◆ Provided information ◆
● ● ●

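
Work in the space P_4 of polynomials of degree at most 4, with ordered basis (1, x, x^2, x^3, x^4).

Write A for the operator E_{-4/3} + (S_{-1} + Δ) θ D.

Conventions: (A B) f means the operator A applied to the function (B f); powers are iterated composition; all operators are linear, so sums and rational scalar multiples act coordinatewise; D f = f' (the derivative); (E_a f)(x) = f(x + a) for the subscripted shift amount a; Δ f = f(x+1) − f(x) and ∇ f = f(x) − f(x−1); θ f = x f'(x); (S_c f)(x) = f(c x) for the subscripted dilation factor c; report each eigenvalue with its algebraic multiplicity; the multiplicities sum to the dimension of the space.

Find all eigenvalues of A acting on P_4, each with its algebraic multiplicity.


image of 1: 1
image of x: x - 4/3
image of x^2: x^2 - (14/3)x + 34/9
image of x^3: x^3 + 2x^2 + (52/3)x + 98/27
image of x^4: x^4 - (52/3)x^3 + (140/3)x^2 + (716/27)x + 1228/81
the matrix is upper triangular; its diagonal is (1, 1, 1, 1, 1)
for a triangular matrix the eigenvalues are the diagonal entries, with algebraic multiplicity their repetition count

λ = 1 (multiplicity 5)


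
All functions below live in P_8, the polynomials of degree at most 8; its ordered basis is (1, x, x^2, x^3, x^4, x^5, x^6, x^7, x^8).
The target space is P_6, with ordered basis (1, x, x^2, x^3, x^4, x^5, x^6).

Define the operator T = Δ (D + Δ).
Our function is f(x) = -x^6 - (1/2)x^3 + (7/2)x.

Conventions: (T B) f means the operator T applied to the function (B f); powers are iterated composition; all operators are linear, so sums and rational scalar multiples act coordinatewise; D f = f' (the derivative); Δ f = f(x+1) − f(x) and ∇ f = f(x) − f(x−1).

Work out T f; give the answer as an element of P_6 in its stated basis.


D f = -6x^5 - (3/2)x^2 + 7/2
Δ f = -6x^5 - 15x^4 - 20x^3 - (33/2)x^2 - (15/2)x + 2
(D + Δ) f = -12x^5 - 15x^4 - 20x^3 - 18x^2 - (15/2)x + 11/2
Δ (D + Δ) f = -60x^4 - 180x^3 - 270x^2 - 216x - 145/2

the result is g(x) = -60x^4 - 180x^3 - 270x^2 - 216x - 145/2


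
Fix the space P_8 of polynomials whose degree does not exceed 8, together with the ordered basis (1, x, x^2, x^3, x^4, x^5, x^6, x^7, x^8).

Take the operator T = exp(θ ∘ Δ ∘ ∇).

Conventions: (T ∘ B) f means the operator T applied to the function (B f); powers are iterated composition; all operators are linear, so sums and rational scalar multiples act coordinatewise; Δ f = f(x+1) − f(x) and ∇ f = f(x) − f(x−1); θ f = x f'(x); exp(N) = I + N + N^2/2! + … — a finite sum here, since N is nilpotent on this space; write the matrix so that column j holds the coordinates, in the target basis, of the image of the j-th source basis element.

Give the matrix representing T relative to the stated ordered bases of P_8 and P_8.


image of 1: 1
image of x: x
image of x^2: x^2
image of x^3: x^3 + 6x
image of x^4: x^4 + 24x^2
image of x^5: x^5 + 60x^3 + 190x
image of x^6: x^6 + 120x^4 + 1500x^2
image of x^7: x^7 + 210x^5 + 6510x^3 + 14294x
image of x^8: x^8 + 336x^6 + 20720x^4 + 178192x^2
each image's coordinates form column j of the matrix

the matrix is [[1, 0, 0, 0, 0, 0, 0, 0, 0]; [0, 1, 0, 6, 0, 190, 0, 14294, 0]; [0, 0, 1, 0, 24, 0, 1500, 0, 178192]; [0, 0, 0, 1, 0, 60, 0, 6510, 0]; [0, 0, 0, 0, 1, 0, 120, 0, 20720]; [0, 0, 0, 0, 0, 1, 0, 210, 0]; [0, 0, 0, 0, 0, 0, 1, 0, 336]; [0, 0, 0, 0, 0, 0, 0, 1, 0]; [0, 0, 0, 0, 0, 0, 0, 0, 1]] (rows listed top to bottom)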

● ● ●

From the records above, reproduce exactly the lines from the one with "Define the operator T = Δ (D + Δ)." to the one with "Conventions: (T ∘", both included, and no others.

◆ Solution for this task ◆
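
Define the operator T = Δ (D + Δ).
Our function is f(x) = -x^6 - (1/2)x^3 + (7/2)x.

Conventions: (T B) f means the operator T applied to the function (B f); powers are iterated composition; all operators are linear, so sums and rational scalar multiples act coordinatewise; D f = f' (the derivative); Δ f = f(x+1) − f(x) and ∇ f = f(x) − f(x−1).

Work out T f; give the answer as an element of P_6 in its stated basis.


D f = -6x^5 - (3/2)x^2 + 7/2
Δ f = -6x^5 - 15x^4 - 20x^3 - (33/2)x^2 - (15/2)x + 2
(D + Δ) f = -12x^5 - 15x^4 - 20x^3 - 18x^2 - (15/2)x + 11/2
Δ (D + Δ) f = -60x^4 - 180x^3 - 270x^2 - 216x - 145/2

the result is g(x) = -60x^4 - 180x^3 - 270x^2 - 216x - 145/2


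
Fix the space P_8 of polynomials whose degree does not exceed 8, together with the ordered basis (1, x, x^2, x^3, x^4, x^5, x^6, x^7, x^8).

Take the operator T = exp(θ ∘ Δ ∘ ∇).

Conventions: (T ∘ B) f means the operator T applied to the function (B f); powers are iterated composition; all operators are linear, so sums and rational scalar multiples act coordinatewise; Δ f = f(x+1) − f(x) and ∇ f = f(x) − f(x−1); θ f = x f'(x); exp(N) = I + N + N^2/2! + … — a finite sum here, since N is nilpotent on this space; write the matrix so that column j holds the coordinates, in the target basis, of the image of the j-th source basis element.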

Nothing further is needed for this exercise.